▶

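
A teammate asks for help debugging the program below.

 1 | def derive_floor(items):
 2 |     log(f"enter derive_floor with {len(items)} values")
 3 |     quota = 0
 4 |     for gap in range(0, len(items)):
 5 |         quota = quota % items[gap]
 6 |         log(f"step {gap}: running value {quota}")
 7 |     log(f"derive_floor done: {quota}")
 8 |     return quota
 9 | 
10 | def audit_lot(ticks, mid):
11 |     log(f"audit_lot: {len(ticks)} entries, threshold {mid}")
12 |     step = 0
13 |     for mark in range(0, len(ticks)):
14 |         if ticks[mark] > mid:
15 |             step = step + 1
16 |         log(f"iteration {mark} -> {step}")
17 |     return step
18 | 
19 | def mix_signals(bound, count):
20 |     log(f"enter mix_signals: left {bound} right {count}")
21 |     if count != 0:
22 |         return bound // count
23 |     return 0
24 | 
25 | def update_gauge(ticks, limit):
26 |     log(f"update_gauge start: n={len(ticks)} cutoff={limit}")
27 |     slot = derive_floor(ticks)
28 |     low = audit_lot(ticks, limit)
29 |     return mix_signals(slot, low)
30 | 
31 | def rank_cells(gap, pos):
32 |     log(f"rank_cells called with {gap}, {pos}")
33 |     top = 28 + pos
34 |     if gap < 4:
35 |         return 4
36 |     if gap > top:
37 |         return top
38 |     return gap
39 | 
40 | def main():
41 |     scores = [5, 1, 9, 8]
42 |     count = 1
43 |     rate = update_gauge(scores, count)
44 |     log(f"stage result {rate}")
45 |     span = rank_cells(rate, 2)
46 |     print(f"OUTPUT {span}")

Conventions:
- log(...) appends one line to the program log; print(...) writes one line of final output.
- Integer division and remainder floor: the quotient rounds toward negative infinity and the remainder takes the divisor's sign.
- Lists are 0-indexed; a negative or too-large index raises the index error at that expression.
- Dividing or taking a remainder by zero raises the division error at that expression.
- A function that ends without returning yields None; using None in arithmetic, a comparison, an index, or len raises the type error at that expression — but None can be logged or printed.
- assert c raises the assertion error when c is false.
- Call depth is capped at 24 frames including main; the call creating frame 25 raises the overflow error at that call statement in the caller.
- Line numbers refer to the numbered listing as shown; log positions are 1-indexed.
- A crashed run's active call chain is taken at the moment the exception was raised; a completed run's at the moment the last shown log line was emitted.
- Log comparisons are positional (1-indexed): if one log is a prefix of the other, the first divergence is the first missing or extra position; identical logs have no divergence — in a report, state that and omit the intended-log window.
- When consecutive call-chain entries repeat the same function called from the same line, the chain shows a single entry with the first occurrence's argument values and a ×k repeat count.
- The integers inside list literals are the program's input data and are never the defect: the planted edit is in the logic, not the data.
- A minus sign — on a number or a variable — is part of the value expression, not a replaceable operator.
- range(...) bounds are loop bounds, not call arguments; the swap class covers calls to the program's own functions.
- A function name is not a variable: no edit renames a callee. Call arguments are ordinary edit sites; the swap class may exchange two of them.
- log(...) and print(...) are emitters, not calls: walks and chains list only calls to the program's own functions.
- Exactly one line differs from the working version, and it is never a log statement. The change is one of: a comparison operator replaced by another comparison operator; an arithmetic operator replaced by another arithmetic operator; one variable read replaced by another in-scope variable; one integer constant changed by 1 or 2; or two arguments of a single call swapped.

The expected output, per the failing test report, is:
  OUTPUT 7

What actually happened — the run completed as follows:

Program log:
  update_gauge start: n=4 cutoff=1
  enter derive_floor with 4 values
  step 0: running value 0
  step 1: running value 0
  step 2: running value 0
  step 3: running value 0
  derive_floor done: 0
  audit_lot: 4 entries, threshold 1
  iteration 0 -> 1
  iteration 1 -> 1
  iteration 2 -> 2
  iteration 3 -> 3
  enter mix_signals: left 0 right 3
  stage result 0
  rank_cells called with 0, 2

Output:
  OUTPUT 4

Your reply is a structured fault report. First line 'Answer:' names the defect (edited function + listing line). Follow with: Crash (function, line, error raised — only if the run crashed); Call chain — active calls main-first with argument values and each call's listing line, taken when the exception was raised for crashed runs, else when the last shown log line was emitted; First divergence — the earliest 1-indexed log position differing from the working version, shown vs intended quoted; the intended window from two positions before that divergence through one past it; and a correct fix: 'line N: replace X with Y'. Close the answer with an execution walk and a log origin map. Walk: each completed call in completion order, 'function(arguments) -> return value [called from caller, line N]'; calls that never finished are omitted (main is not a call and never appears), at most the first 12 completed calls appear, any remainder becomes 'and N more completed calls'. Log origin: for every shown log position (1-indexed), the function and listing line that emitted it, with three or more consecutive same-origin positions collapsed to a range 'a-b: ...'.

Answer: the defect is in derive_floor at line 5.
The tell: The log first diverges at position 3: the faulty run prints 'step 0: running value 0' where the working version prints 'step 0: running value 5'.
Call chain: main -> rank_cells(0, 2) (called at line 45).
First divergence: position 3 — the shown line 'step 0: running value 0' should read 'step 0: running value 5'.
Intended log window:
  1: update_gauge start: n=4 cutoff=1
  2: enter derive_floor with 4 values
  3: step 0: running value 5
  4: step 1: running value 6
Execution walk:
  derive_floor([5, 1, 9, 8]) -> 0  [called from update_gauge, line 27]
  audit_lot([5, 1, 9, 8], 1) -> 3  [called from update_gauge, line 28]
  mix_signals(0, 3) -> 0  [called from update_gauge, line 29]
  update_gauge([5, 1, 9, 8], 1) -> 0  [called from main, line 43]
  rank_cells(0, 2) -> 4  [called from main, line 45]
Log origin:
  1 — update_gauge, line 26
  2 — derive_floor, line 2
  3-6 — derive_floor, line 6
  7 — derive_floor, line 7
  8 — audit_lot, line 11
  9-12 — audit_lot, line 16
  13 — mix_signals, line 20
  14 — main, line 44
  15 — rank_cells, line 32
A correct fix: line 5: replace `%` with `+`.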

◀

■ DIRECTIONS: What lines hold the string "negative"? Pick them out of the data.

■ REPLY:
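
- Integer division and remainder floor: the quotient rounds toward negative infinity and the remainder takes the divisor's sign.
- Lists are 0-indexed; a negative or too-large index raises the index error at that expression.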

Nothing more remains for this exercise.